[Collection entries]
____________________
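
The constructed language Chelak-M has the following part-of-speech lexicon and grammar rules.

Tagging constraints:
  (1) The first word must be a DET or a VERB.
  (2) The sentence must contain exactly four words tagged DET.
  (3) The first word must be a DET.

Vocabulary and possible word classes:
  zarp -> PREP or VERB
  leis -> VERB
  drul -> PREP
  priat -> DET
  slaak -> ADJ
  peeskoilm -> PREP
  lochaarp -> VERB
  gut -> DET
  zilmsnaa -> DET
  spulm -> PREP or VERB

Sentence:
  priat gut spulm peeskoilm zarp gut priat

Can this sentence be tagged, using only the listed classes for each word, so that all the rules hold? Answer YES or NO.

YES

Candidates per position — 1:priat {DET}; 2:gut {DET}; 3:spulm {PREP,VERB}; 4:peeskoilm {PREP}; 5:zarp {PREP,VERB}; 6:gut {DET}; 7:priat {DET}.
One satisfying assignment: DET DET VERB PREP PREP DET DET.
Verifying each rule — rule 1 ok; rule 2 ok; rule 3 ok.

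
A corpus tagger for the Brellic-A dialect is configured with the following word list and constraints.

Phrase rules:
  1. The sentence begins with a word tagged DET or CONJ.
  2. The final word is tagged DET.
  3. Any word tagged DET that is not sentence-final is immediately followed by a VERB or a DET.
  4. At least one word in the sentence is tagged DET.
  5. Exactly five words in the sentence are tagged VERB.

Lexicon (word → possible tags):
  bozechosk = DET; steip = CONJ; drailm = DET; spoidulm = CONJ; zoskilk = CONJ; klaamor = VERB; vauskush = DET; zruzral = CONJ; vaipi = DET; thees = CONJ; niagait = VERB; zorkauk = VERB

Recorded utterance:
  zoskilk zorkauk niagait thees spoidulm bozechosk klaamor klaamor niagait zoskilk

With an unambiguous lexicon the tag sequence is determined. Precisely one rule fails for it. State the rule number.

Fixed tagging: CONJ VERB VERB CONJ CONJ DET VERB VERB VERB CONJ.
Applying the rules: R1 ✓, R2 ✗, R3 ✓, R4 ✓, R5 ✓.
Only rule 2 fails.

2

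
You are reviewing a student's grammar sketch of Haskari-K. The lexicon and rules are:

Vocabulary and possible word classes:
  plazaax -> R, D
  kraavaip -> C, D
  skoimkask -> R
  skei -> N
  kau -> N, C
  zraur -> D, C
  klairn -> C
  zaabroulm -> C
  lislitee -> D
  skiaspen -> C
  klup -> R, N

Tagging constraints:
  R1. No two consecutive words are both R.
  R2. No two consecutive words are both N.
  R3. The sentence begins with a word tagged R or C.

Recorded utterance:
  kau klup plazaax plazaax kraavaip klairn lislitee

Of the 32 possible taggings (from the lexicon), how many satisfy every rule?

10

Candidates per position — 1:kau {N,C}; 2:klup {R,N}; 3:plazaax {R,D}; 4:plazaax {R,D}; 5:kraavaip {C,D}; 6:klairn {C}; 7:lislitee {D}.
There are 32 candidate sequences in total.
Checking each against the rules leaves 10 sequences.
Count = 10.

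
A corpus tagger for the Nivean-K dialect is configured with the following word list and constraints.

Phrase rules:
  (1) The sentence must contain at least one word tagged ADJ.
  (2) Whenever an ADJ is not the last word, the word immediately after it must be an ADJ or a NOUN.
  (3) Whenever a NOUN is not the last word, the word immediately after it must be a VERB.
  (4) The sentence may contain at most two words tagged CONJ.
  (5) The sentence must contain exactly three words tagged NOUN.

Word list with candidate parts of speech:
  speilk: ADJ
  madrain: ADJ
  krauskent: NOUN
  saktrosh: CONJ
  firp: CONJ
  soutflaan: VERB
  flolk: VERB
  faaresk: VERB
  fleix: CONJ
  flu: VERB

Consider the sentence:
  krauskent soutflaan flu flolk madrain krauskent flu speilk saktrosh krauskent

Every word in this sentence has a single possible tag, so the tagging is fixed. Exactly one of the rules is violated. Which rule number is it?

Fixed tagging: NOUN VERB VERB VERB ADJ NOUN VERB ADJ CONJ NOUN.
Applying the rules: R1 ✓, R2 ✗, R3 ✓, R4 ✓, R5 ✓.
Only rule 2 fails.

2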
____________________
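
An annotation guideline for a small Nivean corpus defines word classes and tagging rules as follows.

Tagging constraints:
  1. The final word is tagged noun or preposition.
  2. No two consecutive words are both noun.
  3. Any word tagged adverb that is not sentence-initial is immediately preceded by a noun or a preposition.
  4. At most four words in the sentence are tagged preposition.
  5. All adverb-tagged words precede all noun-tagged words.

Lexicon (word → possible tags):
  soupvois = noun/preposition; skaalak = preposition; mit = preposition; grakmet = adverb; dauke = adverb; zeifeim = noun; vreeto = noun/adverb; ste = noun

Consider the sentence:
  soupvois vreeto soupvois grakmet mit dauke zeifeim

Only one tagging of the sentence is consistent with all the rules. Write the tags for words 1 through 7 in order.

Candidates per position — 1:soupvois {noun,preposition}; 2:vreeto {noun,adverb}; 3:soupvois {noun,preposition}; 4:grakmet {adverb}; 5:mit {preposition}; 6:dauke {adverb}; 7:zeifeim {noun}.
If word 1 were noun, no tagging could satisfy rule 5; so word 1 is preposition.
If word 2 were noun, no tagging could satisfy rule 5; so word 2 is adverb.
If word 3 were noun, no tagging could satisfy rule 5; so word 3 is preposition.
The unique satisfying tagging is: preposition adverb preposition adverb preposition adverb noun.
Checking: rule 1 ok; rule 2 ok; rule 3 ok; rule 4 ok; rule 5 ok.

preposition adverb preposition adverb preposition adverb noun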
____________________
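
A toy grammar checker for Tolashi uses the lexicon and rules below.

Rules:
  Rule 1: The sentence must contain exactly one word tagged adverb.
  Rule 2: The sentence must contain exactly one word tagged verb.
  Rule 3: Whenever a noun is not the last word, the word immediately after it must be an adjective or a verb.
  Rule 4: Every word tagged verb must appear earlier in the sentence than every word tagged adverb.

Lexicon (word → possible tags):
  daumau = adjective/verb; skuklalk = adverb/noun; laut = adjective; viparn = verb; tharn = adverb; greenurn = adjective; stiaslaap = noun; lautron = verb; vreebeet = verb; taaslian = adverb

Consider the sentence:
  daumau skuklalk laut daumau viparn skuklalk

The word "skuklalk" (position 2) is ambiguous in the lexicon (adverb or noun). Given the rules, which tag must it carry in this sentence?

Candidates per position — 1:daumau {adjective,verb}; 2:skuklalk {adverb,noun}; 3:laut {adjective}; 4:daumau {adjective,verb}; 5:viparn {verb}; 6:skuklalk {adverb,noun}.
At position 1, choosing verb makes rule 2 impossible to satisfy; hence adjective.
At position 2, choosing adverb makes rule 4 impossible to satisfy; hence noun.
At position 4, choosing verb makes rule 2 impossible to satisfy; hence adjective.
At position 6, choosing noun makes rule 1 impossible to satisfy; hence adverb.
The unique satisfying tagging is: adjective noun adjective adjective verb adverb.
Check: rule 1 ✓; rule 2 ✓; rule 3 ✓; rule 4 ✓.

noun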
____________________
WHAT TO PRODUCE = From the entries above, extract only the lines running from the one containing "The constructed language" through the one containing "2. The final word is tagged DET.", inclusive.

EXERCISE RESULT =
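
The constructed language Chelak-M has the following part-of-speech lexicon and grammar rules.

Tagging constraints:
  (1) The first word must be a DET or a VERB.
  (2) The sentence must contain exactly four words tagged DET.
  (3) The first word must be a DET.

Vocabulary and possible word classes:
  zarp -> PREP or VERB
  leis -> VERB
  drul -> PREP
  priat -> DET
  slaak -> ADJ
  peeskoilm -> PREP
  lochaarp -> VERB
  gut -> DET
  zilmsnaa -> DET
  spulm -> PREP or VERB

Sentence:
  priat gut spulm peeskoilm zarp gut priat

Can this sentence be tagged, using only the listed classes for each word, so that all the rules hold? Answer YES or NO.

YES

Candidates per position — 1:priat {DET}; 2:gut {DET}; 3:spulm {PREP,VERB}; 4:peeskoilm {PREP}; 5:zarp {PREP,VERB}; 6:gut {DET}; 7:priat {DET}.
One satisfying assignment: DET DET VERB PREP PREP DET DET.
Verifying each rule — rule 1 ok; rule 2 ok; rule 3 ok.

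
A corpus tagger for the Brellic-A dialect is configured with the following word list and constraints.

Phrase rules:
  1. The sentence begins with a word tagged DET or CONJ.
  2. The final word is tagged DET.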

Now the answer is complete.